Content starts

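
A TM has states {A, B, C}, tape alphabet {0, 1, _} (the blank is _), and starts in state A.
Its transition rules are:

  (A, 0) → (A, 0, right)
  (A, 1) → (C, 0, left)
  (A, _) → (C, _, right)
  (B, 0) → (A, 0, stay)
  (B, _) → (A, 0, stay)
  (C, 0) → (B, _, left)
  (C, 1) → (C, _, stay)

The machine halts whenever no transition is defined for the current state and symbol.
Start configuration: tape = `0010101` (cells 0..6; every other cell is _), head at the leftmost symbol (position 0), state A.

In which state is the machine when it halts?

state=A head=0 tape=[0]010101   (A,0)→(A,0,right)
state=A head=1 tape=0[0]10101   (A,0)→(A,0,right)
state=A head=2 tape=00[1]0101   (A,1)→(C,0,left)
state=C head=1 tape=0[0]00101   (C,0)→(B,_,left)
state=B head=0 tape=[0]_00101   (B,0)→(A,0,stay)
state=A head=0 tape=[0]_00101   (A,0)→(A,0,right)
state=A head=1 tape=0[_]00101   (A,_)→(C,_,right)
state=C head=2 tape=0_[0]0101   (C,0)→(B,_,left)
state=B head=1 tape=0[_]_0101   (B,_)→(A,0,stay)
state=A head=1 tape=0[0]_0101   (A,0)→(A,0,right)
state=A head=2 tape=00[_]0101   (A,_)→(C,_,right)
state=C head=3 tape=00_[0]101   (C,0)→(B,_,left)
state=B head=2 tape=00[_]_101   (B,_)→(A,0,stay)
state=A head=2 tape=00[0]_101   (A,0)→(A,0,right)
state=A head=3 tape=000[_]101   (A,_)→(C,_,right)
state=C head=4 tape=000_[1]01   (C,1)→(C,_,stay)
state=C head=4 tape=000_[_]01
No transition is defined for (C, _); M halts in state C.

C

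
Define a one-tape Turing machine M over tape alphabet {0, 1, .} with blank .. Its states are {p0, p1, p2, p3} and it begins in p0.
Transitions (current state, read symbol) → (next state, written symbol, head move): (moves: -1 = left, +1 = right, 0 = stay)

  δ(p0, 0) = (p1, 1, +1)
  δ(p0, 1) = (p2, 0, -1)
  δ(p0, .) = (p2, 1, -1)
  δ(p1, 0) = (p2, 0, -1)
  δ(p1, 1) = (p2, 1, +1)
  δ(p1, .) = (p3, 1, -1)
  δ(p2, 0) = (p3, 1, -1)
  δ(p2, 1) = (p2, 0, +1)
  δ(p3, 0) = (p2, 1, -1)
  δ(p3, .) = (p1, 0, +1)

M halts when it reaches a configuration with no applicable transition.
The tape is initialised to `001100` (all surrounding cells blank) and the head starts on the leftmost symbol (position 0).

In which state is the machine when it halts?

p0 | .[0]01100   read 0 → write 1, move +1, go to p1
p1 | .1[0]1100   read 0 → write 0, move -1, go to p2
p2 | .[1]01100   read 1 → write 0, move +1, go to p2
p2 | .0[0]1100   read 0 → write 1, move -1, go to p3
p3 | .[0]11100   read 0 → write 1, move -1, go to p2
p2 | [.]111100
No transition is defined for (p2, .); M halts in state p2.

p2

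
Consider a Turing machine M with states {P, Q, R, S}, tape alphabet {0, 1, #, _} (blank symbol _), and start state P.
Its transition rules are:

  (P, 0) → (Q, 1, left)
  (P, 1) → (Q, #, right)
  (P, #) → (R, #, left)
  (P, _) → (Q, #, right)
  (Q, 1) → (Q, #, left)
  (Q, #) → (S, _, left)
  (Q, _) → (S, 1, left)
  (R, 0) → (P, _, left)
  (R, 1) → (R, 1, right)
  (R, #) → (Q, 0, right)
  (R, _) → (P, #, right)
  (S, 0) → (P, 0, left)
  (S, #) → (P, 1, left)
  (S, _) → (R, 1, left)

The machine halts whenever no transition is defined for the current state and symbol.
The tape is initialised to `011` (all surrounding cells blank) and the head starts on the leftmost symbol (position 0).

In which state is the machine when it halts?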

Content ends
Content starts

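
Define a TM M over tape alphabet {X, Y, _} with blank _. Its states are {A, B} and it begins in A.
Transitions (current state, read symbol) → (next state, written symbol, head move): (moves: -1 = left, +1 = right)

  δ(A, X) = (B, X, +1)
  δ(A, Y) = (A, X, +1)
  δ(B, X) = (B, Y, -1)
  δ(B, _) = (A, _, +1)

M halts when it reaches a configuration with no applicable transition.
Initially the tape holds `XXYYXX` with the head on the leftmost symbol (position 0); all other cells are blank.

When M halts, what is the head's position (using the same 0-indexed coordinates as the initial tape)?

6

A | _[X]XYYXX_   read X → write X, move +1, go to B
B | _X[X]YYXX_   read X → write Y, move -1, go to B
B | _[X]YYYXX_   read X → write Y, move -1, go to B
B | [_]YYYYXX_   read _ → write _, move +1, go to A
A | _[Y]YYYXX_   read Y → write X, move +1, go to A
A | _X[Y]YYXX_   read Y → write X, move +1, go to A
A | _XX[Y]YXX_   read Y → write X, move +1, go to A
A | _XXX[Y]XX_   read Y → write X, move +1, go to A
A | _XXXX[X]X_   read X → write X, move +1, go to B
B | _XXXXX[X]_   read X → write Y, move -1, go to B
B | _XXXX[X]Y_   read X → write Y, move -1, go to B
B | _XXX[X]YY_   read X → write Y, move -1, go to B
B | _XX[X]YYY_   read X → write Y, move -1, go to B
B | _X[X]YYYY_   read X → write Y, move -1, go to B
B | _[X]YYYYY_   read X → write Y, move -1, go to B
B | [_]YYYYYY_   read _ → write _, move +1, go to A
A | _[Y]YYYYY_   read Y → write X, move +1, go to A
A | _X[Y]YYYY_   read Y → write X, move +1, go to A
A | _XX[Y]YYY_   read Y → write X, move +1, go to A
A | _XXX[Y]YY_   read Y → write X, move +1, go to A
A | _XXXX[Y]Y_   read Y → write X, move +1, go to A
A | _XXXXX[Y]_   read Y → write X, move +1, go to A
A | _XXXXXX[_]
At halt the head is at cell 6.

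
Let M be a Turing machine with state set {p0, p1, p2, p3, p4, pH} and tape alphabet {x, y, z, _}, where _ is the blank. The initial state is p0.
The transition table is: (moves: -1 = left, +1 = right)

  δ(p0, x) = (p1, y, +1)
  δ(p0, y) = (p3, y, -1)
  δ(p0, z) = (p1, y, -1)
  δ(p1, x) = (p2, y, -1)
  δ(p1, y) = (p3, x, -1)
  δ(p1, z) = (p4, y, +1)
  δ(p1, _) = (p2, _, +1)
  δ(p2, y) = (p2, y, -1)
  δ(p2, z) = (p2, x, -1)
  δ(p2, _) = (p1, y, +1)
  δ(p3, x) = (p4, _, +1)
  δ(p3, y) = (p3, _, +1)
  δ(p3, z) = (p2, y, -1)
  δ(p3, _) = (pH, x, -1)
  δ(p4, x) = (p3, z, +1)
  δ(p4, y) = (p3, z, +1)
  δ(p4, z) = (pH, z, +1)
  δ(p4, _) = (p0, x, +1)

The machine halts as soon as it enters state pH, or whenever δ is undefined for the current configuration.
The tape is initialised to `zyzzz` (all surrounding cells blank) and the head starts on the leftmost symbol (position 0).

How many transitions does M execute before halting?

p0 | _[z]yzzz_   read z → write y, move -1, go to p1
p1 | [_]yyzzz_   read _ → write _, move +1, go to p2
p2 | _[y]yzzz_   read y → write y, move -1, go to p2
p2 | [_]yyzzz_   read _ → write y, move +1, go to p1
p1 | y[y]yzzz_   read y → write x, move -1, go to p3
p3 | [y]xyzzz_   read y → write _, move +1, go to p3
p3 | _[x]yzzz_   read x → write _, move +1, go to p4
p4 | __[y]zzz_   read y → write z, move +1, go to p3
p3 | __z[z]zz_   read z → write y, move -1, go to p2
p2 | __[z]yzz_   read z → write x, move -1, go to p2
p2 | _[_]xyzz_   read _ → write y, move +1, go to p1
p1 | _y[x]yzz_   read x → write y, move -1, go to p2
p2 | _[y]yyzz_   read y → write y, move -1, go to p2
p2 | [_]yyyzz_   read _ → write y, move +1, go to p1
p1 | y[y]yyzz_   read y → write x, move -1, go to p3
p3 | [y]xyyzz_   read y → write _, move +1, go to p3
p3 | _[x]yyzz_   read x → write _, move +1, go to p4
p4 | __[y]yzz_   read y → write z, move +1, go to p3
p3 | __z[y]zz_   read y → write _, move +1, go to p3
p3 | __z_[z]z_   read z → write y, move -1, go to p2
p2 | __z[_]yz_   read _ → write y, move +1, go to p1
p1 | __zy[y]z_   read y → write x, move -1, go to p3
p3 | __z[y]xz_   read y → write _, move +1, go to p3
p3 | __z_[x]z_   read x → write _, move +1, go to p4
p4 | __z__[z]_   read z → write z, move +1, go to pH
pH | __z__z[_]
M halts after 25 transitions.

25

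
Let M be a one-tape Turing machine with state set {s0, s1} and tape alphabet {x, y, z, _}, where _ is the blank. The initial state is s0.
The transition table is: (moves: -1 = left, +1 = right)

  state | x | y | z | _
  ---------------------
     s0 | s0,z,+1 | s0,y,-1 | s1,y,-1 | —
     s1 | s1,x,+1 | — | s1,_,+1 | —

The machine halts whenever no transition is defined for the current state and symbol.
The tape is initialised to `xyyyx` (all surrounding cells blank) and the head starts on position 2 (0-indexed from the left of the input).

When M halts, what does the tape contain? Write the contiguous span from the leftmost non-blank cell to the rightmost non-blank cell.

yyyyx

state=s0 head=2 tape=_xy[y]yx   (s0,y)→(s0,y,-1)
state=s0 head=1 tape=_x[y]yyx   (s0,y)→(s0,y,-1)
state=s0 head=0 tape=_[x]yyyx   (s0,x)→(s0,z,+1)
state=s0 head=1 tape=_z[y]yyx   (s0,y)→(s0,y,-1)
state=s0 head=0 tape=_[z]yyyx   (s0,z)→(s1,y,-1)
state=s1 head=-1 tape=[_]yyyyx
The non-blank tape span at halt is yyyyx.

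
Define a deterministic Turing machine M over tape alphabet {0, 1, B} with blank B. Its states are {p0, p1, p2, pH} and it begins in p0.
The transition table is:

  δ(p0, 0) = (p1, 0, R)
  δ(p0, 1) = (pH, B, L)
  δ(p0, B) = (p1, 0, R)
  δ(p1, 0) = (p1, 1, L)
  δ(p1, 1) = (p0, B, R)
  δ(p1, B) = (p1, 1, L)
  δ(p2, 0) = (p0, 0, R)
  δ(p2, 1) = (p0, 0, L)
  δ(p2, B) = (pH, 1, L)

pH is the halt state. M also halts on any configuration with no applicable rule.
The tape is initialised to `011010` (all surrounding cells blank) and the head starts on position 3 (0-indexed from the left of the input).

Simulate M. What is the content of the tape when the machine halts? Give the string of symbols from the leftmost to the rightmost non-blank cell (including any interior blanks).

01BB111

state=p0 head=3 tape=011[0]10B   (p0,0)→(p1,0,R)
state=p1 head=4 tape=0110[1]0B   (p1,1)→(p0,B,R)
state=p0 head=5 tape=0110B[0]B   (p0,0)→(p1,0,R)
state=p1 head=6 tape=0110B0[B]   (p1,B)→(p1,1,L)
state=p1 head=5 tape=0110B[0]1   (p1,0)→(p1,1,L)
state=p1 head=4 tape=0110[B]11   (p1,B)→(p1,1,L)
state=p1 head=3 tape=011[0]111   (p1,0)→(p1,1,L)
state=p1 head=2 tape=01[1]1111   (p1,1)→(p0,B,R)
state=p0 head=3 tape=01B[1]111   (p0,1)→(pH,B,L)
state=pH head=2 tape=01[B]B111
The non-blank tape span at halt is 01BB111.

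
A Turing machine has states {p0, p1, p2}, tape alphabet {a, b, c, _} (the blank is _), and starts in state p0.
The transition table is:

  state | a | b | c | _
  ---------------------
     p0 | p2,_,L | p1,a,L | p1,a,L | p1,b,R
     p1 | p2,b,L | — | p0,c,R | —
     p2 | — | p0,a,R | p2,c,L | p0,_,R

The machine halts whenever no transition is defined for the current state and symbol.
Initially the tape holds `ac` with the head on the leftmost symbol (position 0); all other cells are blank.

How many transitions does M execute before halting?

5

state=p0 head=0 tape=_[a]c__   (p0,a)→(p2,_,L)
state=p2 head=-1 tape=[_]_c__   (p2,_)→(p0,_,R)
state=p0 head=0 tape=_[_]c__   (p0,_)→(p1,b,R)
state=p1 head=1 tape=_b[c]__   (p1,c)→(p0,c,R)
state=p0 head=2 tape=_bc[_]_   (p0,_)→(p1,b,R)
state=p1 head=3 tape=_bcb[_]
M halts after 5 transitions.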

Content ends

Take the lines above from the one containing "δ(p1, 0) = (p1, 1, L)" to the one containing "p2 | — | p0,a,R | p2,c,L | p0,_,R" and retype them exactly, both ends included, with nothing added.

*SOLUTION FOR THIS TASK*:
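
  δ(p1, 0) = (p1, 1, L)
  δ(p1, 1) = (p0, B, R)
  δ(p1, B) = (p1, 1, L)
  δ(p2, 0) = (p0, 0, R)
  δ(p2, 1) = (p0, 0, L)
  δ(p2, B) = (pH, 1, L)

pH is the halt state. M also halts on any configuration with no applicable rule.
The tape is initialised to `011010` (all surrounding cells blank) and the head starts on position 3 (0-indexed from the left of the input).

Simulate M. What is the content of the tape when the machine halts? Give the string of symbols from the leftmost to the rightmost non-blank cell (including any interior blanks).

01BB111

state=p0 head=3 tape=011[0]10B   (p0,0)→(p1,0,R)
state=p1 head=4 tape=0110[1]0B   (p1,1)→(p0,B,R)
state=p0 head=5 tape=0110B[0]B   (p0,0)→(p1,0,R)
state=p1 head=6 tape=0110B0[B]   (p1,B)→(p1,1,L)
state=p1 head=5 tape=0110B[0]1   (p1,0)→(p1,1,L)
state=p1 head=4 tape=0110[B]11   (p1,B)→(p1,1,L)
state=p1 head=3 tape=011[0]111   (p1,0)→(p1,1,L)
state=p1 head=2 tape=01[1]1111   (p1,1)→(p0,B,R)
state=p0 head=3 tape=01B[1]111   (p0,1)→(pH,B,L)
state=pH head=2 tape=01[B]B111
The non-blank tape span at halt is 01BB111.

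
A Turing machine has states {p0, p1, p2}, tape alphabet {a, b, c, _} (the blank is _), and starts in state p0.
The transition table is:

  state | a | b | c | _
  ---------------------
     p0 | p2,_,L | p1,a,L | p1,a,L | p1,b,R
     p1 | p2,b,L | — | p0,c,R | —
     p2 | — | p0,a,R | p2,c,L | p0,_,R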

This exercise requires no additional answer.